Identify each line below containing the string "adds" and copy it.

▬▬▬

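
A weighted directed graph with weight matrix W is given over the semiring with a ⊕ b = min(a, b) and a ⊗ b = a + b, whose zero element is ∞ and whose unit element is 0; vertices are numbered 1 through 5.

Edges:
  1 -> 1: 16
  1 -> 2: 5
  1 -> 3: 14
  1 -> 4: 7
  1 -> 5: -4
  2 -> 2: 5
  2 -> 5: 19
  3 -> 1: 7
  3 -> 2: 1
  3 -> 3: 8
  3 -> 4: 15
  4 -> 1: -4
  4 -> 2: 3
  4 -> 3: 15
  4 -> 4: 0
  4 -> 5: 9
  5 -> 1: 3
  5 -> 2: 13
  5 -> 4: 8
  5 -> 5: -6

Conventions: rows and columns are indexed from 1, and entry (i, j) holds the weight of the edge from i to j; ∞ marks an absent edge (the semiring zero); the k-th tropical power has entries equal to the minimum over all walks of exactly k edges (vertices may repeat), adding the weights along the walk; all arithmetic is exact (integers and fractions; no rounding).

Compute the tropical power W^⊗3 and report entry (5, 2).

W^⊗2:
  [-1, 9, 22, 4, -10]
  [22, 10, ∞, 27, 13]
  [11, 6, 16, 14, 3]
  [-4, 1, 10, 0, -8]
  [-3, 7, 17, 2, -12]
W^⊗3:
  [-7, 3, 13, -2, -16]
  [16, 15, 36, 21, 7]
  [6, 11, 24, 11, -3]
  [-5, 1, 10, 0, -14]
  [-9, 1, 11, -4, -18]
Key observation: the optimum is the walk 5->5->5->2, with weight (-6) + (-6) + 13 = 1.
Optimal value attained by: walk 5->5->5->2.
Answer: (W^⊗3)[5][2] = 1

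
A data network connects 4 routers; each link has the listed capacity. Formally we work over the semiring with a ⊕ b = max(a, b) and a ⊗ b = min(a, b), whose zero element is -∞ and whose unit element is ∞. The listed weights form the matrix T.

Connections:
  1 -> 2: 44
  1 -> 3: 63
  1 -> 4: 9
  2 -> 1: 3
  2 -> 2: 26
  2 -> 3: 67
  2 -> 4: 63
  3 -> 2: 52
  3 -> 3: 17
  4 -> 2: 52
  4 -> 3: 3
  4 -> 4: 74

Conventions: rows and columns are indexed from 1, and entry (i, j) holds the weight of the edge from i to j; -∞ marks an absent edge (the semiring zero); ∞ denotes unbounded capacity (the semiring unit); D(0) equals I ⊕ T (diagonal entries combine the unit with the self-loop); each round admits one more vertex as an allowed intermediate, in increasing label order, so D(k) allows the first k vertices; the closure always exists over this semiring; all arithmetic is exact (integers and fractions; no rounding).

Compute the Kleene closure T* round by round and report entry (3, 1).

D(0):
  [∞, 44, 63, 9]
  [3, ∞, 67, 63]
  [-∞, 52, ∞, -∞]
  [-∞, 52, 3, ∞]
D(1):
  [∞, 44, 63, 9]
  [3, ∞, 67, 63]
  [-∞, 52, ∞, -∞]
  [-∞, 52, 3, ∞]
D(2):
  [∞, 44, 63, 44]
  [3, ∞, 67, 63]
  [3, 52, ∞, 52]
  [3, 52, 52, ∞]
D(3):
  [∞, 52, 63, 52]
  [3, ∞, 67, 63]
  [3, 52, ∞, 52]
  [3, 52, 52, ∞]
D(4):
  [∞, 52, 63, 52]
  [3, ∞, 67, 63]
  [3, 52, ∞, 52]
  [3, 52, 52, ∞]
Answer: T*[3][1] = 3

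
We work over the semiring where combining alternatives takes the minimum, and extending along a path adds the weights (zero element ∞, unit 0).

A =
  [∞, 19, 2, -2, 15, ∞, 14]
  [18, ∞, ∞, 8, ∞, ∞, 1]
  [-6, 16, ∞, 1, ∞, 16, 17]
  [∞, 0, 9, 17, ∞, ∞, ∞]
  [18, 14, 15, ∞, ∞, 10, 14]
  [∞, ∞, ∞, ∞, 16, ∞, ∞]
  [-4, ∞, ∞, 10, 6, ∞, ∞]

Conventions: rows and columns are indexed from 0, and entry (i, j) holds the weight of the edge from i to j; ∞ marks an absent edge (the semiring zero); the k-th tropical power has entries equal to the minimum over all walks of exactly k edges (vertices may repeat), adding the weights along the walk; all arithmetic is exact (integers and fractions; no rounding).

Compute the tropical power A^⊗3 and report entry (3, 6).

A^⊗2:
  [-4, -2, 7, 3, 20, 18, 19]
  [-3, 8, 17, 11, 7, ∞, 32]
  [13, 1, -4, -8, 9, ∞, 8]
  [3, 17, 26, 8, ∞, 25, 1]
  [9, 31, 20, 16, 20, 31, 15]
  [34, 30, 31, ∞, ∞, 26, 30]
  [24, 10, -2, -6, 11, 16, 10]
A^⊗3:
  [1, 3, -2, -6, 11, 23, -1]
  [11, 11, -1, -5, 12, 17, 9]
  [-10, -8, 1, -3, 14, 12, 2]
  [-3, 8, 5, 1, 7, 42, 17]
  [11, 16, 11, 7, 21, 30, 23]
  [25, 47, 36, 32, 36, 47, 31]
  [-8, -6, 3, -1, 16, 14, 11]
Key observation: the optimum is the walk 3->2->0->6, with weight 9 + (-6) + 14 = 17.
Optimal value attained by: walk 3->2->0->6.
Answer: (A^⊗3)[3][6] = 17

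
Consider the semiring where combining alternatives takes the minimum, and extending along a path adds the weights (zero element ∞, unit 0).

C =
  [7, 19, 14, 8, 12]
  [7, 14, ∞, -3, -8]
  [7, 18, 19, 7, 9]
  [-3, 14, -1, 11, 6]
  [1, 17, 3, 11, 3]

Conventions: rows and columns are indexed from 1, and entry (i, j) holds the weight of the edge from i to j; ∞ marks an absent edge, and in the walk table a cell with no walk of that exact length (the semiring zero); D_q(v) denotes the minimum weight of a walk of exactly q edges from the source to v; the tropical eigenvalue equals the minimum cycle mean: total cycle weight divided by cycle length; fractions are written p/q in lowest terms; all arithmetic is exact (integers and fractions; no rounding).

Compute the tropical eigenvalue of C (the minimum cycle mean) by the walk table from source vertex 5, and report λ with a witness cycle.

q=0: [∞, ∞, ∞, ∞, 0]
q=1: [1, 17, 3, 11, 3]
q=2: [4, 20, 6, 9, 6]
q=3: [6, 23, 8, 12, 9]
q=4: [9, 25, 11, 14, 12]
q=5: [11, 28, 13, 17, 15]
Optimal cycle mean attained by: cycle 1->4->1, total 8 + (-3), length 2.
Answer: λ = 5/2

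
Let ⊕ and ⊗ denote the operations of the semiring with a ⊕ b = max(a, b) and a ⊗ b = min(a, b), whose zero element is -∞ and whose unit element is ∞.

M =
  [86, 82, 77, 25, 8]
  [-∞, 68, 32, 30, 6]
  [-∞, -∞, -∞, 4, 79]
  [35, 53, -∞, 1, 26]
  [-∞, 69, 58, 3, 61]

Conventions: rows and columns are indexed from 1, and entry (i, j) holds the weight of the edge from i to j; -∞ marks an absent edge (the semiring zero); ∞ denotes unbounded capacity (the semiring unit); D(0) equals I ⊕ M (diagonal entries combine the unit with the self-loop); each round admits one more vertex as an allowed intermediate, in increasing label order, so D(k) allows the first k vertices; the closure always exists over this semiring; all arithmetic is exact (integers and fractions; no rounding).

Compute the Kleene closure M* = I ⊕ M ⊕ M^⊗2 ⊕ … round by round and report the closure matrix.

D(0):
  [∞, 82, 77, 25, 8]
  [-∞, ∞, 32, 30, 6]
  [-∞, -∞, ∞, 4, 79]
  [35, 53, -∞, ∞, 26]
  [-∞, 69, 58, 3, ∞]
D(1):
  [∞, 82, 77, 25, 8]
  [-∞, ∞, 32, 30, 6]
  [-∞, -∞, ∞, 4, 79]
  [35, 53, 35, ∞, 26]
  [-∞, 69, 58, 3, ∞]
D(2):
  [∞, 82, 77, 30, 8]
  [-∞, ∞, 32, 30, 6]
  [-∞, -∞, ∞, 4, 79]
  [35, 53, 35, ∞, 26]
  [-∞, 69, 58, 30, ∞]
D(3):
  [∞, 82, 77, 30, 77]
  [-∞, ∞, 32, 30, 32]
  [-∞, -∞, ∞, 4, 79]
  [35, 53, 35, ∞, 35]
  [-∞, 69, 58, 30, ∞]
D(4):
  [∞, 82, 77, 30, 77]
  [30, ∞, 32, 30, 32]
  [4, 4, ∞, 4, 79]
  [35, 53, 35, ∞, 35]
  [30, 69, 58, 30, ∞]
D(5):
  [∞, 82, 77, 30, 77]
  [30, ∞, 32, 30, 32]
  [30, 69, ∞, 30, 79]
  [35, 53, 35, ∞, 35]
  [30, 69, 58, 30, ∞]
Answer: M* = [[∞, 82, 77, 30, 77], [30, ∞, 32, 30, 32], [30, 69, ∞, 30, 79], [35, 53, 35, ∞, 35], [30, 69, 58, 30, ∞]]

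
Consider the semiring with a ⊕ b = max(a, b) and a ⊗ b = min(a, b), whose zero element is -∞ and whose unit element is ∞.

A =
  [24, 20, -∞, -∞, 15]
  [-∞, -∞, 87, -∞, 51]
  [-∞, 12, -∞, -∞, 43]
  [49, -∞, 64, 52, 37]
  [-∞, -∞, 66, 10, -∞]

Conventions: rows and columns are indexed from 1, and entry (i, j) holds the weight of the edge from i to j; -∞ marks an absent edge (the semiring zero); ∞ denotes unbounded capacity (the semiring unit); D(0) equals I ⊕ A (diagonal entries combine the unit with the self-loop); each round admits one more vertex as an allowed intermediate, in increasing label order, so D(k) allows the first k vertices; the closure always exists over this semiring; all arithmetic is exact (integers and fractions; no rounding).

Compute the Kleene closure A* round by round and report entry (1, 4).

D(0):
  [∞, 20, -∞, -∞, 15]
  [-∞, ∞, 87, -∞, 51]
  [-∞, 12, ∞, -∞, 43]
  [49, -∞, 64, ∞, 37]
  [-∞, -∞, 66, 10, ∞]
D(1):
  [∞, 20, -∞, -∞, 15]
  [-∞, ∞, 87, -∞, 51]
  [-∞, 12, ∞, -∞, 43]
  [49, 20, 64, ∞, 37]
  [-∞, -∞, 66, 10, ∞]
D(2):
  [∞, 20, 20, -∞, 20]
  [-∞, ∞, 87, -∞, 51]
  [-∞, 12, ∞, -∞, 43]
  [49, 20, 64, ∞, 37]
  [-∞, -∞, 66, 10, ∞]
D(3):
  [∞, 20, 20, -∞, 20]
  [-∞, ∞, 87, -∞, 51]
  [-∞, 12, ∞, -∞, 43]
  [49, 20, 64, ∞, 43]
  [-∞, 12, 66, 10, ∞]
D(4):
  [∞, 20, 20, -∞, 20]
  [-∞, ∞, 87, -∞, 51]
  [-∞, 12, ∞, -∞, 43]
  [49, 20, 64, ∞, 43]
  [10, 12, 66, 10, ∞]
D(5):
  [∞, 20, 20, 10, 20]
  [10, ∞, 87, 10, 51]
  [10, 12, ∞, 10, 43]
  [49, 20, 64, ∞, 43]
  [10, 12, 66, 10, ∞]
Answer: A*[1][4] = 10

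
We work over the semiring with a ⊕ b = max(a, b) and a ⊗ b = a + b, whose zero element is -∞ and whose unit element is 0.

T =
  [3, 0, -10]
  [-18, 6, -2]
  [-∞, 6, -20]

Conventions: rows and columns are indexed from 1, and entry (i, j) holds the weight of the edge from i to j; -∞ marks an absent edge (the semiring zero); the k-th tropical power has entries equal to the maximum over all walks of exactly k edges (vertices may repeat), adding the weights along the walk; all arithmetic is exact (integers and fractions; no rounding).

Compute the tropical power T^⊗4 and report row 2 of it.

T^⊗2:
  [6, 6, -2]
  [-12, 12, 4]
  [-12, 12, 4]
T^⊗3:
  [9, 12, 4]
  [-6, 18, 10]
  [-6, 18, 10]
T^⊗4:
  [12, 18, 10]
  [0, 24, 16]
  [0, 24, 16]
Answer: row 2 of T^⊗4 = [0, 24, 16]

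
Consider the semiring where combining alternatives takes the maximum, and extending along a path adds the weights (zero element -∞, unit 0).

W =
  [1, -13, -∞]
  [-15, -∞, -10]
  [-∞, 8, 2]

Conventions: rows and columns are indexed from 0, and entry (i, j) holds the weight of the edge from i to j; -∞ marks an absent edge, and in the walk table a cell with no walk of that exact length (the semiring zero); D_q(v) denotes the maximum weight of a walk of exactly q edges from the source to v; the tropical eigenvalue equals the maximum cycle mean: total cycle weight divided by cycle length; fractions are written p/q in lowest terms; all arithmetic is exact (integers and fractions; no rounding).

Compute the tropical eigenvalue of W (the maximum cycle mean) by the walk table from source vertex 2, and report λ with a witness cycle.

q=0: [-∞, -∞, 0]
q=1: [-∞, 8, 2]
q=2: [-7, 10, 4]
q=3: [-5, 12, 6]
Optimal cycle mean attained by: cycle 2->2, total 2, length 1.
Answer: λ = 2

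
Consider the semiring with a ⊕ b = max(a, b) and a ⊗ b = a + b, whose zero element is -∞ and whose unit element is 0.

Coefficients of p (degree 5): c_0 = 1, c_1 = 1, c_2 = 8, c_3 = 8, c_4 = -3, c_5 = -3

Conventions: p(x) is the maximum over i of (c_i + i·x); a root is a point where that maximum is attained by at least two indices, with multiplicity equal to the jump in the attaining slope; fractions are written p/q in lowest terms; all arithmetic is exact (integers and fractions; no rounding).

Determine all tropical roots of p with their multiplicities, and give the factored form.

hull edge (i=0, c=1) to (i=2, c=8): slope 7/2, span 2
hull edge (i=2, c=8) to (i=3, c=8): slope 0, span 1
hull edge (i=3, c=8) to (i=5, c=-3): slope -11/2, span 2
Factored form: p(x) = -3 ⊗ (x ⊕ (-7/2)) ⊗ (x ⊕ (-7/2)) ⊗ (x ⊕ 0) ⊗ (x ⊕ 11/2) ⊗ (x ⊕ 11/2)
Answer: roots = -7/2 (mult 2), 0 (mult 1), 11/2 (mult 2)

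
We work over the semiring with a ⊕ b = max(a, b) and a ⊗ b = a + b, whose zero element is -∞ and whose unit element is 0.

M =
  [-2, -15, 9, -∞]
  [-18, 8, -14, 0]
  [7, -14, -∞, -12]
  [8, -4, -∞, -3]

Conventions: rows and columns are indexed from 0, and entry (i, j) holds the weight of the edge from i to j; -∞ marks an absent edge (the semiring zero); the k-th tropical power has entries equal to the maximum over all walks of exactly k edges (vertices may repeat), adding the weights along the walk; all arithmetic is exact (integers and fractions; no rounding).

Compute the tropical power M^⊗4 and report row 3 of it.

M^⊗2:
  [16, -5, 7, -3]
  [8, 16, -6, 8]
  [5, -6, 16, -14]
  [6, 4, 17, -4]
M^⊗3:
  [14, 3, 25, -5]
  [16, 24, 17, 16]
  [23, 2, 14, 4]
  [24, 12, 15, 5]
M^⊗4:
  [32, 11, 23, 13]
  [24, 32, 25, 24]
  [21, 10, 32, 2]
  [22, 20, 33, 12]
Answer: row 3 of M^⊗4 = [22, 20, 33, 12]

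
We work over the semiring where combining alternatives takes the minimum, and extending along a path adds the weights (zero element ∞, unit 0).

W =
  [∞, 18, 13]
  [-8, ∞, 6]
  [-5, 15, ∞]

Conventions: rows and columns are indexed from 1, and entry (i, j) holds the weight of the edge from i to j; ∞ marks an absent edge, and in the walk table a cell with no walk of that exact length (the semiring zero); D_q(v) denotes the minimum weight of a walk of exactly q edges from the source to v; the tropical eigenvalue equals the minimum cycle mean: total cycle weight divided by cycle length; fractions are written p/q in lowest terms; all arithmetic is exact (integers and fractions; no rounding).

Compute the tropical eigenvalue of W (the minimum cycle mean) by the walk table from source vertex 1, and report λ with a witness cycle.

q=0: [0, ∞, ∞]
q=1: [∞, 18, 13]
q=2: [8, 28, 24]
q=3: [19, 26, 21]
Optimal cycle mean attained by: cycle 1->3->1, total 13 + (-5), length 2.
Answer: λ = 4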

▬▬▬

→ Answer to this exercise:
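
We work over the semiring where combining alternatives takes the minimum, and extending along a path adds the weights (zero element ∞, unit 0).
Consider the semiring where combining alternatives takes the minimum, and extending along a path adds the weights (zero element ∞, unit 0).
Consider the semiring where combining alternatives takes the maximum, and extending along a path adds the weights (zero element -∞, unit 0).
We work over the semiring where combining alternatives takes the minimum, and extending along a path adds the weights (zero element ∞, unit 0).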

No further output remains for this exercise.